→ RECORDS SUPPLIED:
=== Section Start ===

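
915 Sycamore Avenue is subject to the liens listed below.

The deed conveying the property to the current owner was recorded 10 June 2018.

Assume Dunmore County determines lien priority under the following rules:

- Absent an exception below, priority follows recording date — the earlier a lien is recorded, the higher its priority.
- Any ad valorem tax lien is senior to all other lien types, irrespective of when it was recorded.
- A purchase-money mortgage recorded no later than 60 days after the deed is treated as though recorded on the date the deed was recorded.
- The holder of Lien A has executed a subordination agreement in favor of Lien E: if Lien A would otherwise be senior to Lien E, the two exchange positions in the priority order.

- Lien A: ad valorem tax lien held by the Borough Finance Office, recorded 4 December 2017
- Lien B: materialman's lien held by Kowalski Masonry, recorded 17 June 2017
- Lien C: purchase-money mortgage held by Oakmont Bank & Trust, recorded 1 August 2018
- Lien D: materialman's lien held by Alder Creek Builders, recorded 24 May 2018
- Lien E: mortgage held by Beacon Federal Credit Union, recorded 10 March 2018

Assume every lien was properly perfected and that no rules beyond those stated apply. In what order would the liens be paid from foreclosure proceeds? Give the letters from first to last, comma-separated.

E, B, A, D, C

Effective dates: C relates back to the deed date 10 June 2018.
As an ad valorem tax lien, A is senior to every other lien.
Remaining liens by effective date: B (17 June 2017), E (10 March 2018), D (24 May 2018), C (10 June 2018).
The subordination applies — A was senior to E — so A and E swap.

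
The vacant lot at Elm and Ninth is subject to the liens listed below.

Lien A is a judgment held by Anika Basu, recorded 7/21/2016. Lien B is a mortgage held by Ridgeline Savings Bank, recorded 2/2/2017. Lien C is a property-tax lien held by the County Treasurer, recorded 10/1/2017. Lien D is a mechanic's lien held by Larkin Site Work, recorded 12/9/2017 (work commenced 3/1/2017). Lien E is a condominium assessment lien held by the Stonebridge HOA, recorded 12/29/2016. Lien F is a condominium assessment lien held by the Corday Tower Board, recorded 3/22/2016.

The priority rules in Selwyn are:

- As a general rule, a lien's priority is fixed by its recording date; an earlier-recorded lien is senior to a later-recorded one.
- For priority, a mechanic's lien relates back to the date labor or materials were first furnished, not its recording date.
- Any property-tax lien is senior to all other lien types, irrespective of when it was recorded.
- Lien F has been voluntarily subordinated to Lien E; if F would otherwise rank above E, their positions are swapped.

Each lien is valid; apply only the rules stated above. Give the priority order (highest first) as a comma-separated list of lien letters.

C, E, A, F, B, D

Effective dates: D relates back to 3/1/2017 (work commenced).
C, as a property-tax lien, has superpriority and ranks first.
Ordering the rest by effective date: F (3/22/2016), A (7/21/2016), E (12/29/2016), B (2/2/2017), D (3/1/2017).
F is senior to E before the subordination, so the two trade places.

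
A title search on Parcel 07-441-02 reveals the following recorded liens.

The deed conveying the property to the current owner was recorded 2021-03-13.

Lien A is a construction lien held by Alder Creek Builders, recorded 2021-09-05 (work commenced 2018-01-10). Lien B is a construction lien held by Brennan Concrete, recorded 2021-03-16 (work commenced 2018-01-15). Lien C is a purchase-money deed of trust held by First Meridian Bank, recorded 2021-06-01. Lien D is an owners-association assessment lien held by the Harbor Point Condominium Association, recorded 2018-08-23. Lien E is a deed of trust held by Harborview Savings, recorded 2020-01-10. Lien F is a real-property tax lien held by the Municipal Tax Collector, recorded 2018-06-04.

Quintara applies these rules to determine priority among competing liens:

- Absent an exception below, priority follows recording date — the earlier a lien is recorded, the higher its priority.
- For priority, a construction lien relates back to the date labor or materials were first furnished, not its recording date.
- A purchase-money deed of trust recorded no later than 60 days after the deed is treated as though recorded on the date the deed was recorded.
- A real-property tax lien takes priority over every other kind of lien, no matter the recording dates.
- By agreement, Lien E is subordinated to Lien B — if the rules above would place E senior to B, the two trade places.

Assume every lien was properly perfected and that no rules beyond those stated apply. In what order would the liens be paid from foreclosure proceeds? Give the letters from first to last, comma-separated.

F, A, B, D, E, C

Effective dates after the stated exceptions: A relates back to 2018-01-10 (work commenced); B relates back to 2018-01-15 (work commenced); C was recorded 80 days after the deed — beyond 60 days — so no relation-back applies.
F is a real-property tax lien, so it outranks all other liens regardless of date.
The other liens, earliest effective date first: A (2018-01-10), B (2018-01-15), D (2018-08-23), E (2020-01-10), C (2021-06-01).
E is already junior to B, so the subordination agreement changes nothing.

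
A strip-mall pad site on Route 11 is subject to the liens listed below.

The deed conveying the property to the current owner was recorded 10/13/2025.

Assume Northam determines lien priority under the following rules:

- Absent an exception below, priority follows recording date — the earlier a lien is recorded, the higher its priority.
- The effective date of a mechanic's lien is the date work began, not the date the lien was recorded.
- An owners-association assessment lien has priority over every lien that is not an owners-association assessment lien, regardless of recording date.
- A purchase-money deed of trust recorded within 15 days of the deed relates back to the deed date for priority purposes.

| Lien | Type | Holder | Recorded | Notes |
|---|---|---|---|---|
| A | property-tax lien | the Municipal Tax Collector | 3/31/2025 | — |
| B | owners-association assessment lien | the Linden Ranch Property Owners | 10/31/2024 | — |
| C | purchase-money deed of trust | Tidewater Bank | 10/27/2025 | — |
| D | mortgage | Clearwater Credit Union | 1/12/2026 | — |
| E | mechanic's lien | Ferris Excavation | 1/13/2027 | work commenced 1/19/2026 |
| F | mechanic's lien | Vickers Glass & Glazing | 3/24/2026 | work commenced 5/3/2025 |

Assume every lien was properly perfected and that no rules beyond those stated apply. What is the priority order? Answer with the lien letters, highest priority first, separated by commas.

Adjusting effective dates: C relates back to the deed date 10/13/2025; E is treated as recorded 1/19/2026, the work-commencement date; F's effective date is 5/3/2025, when work began.
B is an owners-association assessment lien and takes priority over every other lien.
Ordering the rest by effective date: A (3/31/2025), F (5/3/2025), C (10/13/2025), D (1/12/2026), E (1/19/2026).

B, A, F, C, D, E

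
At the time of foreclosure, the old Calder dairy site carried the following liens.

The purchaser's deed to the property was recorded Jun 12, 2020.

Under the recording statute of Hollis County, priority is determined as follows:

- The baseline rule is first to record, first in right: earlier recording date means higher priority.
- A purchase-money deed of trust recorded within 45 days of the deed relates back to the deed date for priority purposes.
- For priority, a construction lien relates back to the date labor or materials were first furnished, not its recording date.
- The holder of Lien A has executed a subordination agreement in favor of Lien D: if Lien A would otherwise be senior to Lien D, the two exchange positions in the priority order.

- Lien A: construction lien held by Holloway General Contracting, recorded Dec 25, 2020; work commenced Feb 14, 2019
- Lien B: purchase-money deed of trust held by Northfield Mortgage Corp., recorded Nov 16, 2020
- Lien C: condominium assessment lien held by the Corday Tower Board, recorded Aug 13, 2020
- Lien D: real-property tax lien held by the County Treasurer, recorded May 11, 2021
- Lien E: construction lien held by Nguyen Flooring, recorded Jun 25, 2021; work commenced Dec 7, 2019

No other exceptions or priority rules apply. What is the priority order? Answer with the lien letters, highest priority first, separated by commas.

D, E, C, B, A

Effective dates: A relates back to Feb 14, 2019 (work commenced); B missed the 45-day window (157 days after the deed), so its recording date stands; E relates back to Dec 7, 2019 (work commenced).
Ordering by effective date: A (Feb 14, 2019), E (Dec 7, 2019), C (Aug 13, 2020), B (Nov 16, 2020), D (May 11, 2021).
A is senior to D before the subordination, so the two trade places.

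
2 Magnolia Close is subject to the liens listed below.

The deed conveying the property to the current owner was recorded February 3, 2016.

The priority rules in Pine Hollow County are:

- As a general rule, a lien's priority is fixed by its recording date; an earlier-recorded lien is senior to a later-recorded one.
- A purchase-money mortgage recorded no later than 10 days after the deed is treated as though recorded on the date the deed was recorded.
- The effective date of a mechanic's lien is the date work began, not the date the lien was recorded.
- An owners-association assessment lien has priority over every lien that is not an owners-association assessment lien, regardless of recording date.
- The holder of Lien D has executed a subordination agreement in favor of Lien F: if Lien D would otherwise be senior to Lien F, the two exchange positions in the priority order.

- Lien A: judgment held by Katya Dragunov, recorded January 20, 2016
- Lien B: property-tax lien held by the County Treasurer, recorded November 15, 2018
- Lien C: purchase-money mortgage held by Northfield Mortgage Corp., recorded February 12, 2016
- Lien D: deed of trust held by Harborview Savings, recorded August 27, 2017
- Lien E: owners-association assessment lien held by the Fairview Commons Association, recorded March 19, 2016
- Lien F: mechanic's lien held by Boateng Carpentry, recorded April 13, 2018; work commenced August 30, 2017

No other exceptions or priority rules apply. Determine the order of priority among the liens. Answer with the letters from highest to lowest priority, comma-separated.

E, A, C, F, D, B

Effective dates: C's effective date is the deed date, February 3, 2016; F relates back to August 30, 2017 (work commenced).
As an owners-association assessment lien, E is senior to every other lien.
Among the remaining liens, by effective date: A (January 20, 2016), C (February 3, 2016), D (August 27, 2017), F (August 30, 2017), B (November 15, 2018).
The subordination applies — D was senior to F — so D and F swap.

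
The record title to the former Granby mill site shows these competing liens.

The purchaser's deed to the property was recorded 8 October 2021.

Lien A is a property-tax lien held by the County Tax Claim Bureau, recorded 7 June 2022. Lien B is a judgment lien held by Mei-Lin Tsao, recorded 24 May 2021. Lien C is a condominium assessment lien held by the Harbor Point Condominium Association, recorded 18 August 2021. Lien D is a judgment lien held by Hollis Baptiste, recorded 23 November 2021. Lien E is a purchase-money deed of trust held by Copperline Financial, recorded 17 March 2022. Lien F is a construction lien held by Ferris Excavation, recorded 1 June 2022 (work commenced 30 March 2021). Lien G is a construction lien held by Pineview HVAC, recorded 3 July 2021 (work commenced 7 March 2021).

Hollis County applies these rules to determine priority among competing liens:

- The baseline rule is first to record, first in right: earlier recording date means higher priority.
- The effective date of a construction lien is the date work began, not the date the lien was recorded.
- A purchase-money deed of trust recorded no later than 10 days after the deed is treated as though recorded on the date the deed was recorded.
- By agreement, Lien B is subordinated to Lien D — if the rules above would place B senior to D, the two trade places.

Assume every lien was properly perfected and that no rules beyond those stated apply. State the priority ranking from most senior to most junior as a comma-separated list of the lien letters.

G, F, D, C, B, E, A

First, effective dates: E was recorded 160 days after the deed — beyond 10 days — so no relation-back applies; F's effective date is 30 March 2021, when work began; G's effective date is 7 March 2021, when work began.
By effective date, earliest first: G (7 March 2021), F (30 March 2021), B (24 May 2021), C (18 August 2021), D (23 November 2021), E (17 March 2022), A (7 June 2022).
The subordination applies — B was senior to D — so B and D swap.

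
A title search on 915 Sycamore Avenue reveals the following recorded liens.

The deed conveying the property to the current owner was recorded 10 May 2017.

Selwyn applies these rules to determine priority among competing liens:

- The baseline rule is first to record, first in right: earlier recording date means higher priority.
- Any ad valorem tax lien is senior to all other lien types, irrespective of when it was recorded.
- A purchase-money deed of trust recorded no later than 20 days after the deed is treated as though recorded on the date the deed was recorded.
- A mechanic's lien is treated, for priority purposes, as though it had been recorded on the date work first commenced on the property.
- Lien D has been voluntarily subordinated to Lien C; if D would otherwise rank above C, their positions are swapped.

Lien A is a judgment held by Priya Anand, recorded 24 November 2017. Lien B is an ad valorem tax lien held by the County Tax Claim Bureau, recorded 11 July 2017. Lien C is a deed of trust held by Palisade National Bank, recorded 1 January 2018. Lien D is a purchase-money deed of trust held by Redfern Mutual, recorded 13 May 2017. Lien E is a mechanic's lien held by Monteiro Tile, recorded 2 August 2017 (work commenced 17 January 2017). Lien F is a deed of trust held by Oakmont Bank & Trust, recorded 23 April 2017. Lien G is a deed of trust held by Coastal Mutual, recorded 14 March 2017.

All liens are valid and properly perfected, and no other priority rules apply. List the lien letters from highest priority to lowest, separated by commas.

B, E, G, F, C, A, D

Adjusting effective dates: D was recorded within the 20-day window, so its effective date is the deed date 10 May 2017; E is treated as recorded 17 January 2017, the work-commencement date.
B is an ad valorem tax lien and takes priority over every other lien.
Remaining liens by effective date: E (17 January 2017), G (14 March 2017), F (23 April 2017), D (10 May 2017), A (24 November 2017), C (1 January 2018).
Because D would otherwise rank above C, the subordination swaps them.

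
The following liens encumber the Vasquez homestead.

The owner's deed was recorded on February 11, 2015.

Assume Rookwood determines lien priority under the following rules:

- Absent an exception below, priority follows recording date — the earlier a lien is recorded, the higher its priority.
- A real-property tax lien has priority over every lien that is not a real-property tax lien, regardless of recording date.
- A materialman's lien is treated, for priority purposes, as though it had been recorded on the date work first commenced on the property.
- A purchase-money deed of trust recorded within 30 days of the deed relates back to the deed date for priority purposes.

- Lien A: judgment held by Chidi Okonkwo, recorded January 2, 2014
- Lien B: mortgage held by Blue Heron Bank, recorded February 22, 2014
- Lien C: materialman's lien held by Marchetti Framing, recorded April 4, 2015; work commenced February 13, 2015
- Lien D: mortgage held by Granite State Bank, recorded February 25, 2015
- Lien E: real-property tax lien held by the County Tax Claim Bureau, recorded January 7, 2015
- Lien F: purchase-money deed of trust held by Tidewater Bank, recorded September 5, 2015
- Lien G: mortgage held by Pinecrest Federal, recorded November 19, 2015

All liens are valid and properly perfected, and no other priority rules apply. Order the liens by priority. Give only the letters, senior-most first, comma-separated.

E, A, B, C, D, F, G

Adjusting effective dates: C relates back to February 13, 2015 (work commenced); F missed the 30-day window (206 days after the deed), so its recording date stands.
E, as a real-property tax lien, has superpriority and ranks first.
Remaining liens by effective date: A (January 2, 2014), B (February 22, 2014), C (February 13, 2015), D (February 25, 2015), F (September 5, 2015), G (November 19, 2015).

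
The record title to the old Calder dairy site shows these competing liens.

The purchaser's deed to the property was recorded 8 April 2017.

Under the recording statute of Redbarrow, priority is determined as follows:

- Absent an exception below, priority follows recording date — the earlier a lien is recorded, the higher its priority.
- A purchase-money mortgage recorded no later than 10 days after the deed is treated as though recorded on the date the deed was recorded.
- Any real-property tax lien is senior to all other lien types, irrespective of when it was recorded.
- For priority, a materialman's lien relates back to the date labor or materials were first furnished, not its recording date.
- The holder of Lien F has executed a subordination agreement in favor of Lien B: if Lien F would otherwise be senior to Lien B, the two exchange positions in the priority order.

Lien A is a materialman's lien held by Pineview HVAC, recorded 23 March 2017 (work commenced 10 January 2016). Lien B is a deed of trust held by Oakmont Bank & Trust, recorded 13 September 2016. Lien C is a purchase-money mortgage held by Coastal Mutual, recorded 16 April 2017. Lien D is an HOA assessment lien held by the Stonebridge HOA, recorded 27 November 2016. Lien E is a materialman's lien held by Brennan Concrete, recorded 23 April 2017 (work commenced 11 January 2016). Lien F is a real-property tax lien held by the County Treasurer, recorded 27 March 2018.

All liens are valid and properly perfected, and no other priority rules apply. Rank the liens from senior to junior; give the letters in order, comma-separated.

B, A, E, F, D, C

Effective dates after the stated exceptions: A is treated as recorded 10 January 2016, the work-commencement date; C's effective date is the deed date, 8 April 2017; E's effective date is 11 January 2016, when work began.
F, as a real-property tax lien, has superpriority and ranks first.
Ordering the rest by effective date: A (10 January 2016), E (11 January 2016), B (13 September 2016), D (27 November 2016), C (8 April 2017).
F would otherwise be senior to B, so under the subordination agreement F and B exchange positions.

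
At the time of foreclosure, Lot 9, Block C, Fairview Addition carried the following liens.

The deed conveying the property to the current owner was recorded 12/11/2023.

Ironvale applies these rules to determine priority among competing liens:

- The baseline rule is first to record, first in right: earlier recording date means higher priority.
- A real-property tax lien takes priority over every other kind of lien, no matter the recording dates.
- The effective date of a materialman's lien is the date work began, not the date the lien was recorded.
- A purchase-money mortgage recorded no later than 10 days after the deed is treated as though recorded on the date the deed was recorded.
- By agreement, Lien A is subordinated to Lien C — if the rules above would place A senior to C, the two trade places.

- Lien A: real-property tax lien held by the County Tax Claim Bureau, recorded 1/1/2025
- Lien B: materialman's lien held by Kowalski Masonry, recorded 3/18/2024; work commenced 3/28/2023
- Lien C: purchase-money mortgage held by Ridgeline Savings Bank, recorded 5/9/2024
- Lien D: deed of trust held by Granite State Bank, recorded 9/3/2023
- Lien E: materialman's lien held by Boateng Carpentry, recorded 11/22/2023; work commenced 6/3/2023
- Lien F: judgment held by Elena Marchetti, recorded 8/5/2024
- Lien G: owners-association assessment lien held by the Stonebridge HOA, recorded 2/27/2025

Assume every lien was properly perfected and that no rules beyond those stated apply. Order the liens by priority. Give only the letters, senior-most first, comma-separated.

C, B, E, D, A, F, G

Adjusting effective dates: B is treated as recorded 3/28/2023, the work-commencement date; C missed the 10-day window (150 days after the deed), so its recording date stands; E relates back to 6/3/2023 (work commenced).
A, as a real-property tax lien, has superpriority and ranks first.
Among the remaining liens, by effective date: B (3/28/2023), E (6/3/2023), D (9/3/2023), C (5/9/2024), F (8/5/2024), G (2/27/2025).
The subordination applies — A was senior to C — so A and C swap.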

=== Section End ===

→ REQUIREMENT:
Transcribe, exactly and without additions, the lines of the records above, beginning with the line that contains "Lien A is a judgment held by Priya" and ending with the line that contains "- Lien E: real-property", both included.

→ ANSWER SECTION:
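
Lien A is a judgment held by Priya Anand, recorded 24 November 2017. Lien B is an ad valorem tax lien held by the County Tax Claim Bureau, recorded 11 July 2017. Lien C is a deed of trust held by Palisade National Bank, recorded 1 January 2018. Lien D is a purchase-money deed of trust held by Redfern Mutual, recorded 13 May 2017. Lien E is a mechanic's lien held by Monteiro Tile, recorded 2 August 2017 (work commenced 17 January 2017). Lien F is a deed of trust held by Oakmont Bank & Trust, recorded 23 April 2017. Lien G is a deed of trust held by Coastal Mutual, recorded 14 March 2017.

All liens are valid and properly perfected, and no other priority rules apply. List the lien letters from highest priority to lowest, separated by commas.

B, E, G, F, C, A, D

Adjusting effective dates: D was recorded within the 20-day window, so its effective date is the deed date 10 May 2017; E is treated as recorded 17 January 2017, the work-commencement date.
B is an ad valorem tax lien and takes priority over every other lien.
Remaining liens by effective date: E (17 January 2017), G (14 March 2017), F (23 April 2017), D (10 May 2017), A (24 November 2017), C (1 January 2018).
Because D would otherwise rank above C, the subordination swaps them.

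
The following liens encumber the Vasquez homestead.

The owner's deed was recorded on February 11, 2015.

Assume Rookwood determines lien priority under the following rules:

- Absent an exception below, priority follows recording date — the earlier a lien is recorded, the higher its priority.
- A real-property tax lien has priority over every lien that is not a real-property tax lien, regardless of recording date.
- A materialman's lien is treated, for priority purposes, as though it had been recorded on the date work first commenced on the property.
- A purchase-money deed of trust recorded within 30 days of the deed relates back to the deed date for priority purposes.

- Lien A: judgment held by Chidi Okonkwo, recorded January 2, 2014
- Lien B: mortgage held by Blue Heron Bank, recorded February 22, 2014
- Lien C: materialman's lien held by Marchetti Framing, recorded April 4, 2015; work commenced February 13, 2015
- Lien D: mortgage held by Granite State Bank, recorded February 25, 2015
- Lien E: real-property tax lien held by the County Tax Claim Bureau, recorded January 7, 2015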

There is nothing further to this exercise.